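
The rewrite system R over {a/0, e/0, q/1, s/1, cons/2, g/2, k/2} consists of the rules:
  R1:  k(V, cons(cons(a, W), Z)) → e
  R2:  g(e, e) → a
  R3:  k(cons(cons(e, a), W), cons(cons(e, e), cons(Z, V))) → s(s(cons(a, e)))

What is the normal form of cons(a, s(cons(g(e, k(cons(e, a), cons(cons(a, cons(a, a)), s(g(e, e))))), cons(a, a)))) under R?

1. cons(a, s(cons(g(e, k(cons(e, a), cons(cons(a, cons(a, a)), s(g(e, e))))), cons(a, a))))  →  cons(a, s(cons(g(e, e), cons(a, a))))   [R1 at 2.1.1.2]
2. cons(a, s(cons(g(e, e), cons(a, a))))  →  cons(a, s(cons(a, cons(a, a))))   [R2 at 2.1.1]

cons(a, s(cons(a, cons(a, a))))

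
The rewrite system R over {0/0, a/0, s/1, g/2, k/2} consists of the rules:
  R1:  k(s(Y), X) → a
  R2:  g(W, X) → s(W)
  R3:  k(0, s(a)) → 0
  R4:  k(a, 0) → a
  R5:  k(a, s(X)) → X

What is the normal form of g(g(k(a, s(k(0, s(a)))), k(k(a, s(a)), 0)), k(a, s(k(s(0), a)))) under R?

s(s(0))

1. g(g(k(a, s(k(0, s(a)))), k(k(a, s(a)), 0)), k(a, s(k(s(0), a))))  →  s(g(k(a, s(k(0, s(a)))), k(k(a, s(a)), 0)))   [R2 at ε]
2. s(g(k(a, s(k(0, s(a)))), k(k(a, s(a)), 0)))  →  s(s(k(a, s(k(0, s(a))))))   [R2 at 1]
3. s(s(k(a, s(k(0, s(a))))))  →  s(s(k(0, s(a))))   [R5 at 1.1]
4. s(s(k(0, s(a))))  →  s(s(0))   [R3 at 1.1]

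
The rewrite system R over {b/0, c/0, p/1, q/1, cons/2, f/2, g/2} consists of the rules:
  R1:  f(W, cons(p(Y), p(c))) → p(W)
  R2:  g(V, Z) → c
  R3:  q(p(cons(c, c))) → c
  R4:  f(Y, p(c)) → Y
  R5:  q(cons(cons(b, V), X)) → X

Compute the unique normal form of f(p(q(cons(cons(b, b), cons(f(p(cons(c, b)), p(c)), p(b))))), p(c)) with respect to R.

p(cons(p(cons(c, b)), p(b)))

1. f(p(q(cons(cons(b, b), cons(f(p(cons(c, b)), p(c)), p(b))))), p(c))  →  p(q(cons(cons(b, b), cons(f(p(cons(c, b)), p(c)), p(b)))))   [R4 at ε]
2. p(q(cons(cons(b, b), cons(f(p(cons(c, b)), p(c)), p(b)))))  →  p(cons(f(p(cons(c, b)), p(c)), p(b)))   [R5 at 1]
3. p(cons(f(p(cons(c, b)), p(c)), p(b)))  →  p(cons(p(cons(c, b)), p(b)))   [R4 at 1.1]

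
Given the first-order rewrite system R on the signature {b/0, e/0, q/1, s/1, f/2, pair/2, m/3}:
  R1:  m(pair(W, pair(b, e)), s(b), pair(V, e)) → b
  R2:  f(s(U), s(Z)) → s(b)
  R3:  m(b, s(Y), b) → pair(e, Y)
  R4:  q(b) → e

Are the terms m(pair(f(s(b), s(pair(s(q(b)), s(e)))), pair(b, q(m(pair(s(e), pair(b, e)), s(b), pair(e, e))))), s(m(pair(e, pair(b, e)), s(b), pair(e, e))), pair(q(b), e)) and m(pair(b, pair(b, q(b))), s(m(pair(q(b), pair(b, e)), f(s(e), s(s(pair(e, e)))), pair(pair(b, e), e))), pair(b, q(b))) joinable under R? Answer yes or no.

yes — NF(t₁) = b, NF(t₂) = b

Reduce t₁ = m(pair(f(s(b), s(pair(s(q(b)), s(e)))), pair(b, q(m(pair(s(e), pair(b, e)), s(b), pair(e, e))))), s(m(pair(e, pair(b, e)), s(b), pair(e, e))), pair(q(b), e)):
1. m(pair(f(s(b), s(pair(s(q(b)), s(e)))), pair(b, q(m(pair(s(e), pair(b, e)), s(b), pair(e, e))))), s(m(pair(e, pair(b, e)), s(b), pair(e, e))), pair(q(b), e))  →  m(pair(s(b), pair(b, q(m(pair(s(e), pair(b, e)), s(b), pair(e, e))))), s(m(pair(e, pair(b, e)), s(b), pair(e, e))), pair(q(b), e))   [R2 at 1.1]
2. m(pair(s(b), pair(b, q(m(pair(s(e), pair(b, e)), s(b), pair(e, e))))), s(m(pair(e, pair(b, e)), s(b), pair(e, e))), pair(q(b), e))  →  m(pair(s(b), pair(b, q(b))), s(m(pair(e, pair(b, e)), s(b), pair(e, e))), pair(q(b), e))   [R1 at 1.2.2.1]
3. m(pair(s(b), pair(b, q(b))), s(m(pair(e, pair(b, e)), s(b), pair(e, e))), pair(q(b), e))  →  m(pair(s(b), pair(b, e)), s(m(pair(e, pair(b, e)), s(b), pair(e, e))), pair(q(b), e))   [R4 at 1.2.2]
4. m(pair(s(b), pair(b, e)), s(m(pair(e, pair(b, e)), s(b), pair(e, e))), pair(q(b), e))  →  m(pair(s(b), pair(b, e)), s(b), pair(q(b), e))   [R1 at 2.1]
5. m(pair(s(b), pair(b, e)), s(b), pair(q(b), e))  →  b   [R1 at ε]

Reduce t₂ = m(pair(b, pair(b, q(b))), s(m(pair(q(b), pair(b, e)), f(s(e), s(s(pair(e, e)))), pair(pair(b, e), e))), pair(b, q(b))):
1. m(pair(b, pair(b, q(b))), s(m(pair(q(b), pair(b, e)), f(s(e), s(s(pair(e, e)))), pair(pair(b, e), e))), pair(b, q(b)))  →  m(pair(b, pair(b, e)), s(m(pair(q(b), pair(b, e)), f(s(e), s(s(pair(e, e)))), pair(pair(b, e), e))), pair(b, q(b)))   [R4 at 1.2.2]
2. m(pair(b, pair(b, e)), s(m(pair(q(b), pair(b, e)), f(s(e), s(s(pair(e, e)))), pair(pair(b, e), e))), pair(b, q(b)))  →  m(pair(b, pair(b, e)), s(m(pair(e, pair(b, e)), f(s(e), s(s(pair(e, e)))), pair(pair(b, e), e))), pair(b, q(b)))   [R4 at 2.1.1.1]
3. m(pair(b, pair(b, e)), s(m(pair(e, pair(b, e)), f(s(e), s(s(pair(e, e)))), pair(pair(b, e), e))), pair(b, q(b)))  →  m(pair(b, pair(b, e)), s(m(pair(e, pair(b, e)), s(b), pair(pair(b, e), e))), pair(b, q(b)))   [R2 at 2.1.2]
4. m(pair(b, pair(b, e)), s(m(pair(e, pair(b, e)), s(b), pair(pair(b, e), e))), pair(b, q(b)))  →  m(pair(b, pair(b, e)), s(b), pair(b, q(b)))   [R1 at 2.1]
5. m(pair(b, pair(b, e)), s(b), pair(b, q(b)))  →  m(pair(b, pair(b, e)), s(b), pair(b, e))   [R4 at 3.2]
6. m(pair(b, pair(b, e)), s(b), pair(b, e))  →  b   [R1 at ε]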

* * *

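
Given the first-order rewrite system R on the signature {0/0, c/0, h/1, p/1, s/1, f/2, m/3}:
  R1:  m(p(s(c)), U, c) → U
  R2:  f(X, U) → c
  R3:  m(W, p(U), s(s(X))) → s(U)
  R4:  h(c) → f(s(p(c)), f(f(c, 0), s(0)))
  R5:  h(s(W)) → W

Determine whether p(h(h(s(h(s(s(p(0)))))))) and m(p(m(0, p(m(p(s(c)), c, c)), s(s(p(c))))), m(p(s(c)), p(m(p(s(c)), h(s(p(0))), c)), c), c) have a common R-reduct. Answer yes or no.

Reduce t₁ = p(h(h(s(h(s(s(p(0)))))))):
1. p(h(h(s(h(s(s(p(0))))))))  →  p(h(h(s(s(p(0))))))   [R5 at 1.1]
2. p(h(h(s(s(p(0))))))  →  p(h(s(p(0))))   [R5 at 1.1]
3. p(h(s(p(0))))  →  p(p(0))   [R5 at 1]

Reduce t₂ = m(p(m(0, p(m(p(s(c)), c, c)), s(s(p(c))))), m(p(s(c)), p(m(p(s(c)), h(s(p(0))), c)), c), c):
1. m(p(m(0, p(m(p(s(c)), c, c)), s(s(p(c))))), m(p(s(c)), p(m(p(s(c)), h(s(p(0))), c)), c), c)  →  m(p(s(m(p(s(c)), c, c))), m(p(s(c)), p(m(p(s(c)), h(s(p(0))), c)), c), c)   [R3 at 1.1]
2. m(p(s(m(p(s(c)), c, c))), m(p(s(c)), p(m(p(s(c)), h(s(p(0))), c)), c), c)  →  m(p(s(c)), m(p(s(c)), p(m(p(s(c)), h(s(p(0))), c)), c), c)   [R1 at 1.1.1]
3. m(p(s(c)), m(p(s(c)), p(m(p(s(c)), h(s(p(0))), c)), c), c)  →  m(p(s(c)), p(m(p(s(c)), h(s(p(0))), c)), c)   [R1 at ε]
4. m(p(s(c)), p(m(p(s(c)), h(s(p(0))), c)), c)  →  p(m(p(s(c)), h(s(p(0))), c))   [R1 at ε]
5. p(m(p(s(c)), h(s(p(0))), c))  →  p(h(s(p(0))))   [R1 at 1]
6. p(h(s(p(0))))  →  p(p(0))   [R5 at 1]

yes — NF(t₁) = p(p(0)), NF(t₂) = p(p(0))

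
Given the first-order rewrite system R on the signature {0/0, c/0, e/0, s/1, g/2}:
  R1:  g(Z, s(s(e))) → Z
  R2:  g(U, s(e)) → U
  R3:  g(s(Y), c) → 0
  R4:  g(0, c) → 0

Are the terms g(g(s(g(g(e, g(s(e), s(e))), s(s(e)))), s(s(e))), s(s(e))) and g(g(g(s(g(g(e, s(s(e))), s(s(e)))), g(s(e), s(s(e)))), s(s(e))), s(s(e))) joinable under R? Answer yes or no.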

» WORK TASK: Give back exactly the lines of the listing above that run from the line with "g(Z, s(s(e))) → Z" to the line with "s(s(e))) joinable under R? Answer yes or no.", inclusive.

» TASK RESPONSE:
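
  R1:  g(Z, s(s(e))) → Z
  R2:  g(U, s(e)) → U
  R3:  g(s(Y), c) → 0
  R4:  g(0, c) → 0

Are the terms g(g(s(g(g(e, g(s(e), s(e))), s(s(e)))), s(s(e))), s(s(e))) and g(g(g(s(g(g(e, s(s(e))), s(s(e)))), g(s(e), s(s(e)))), s(s(e))), s(s(e))) joinable under R? Answer yes or no.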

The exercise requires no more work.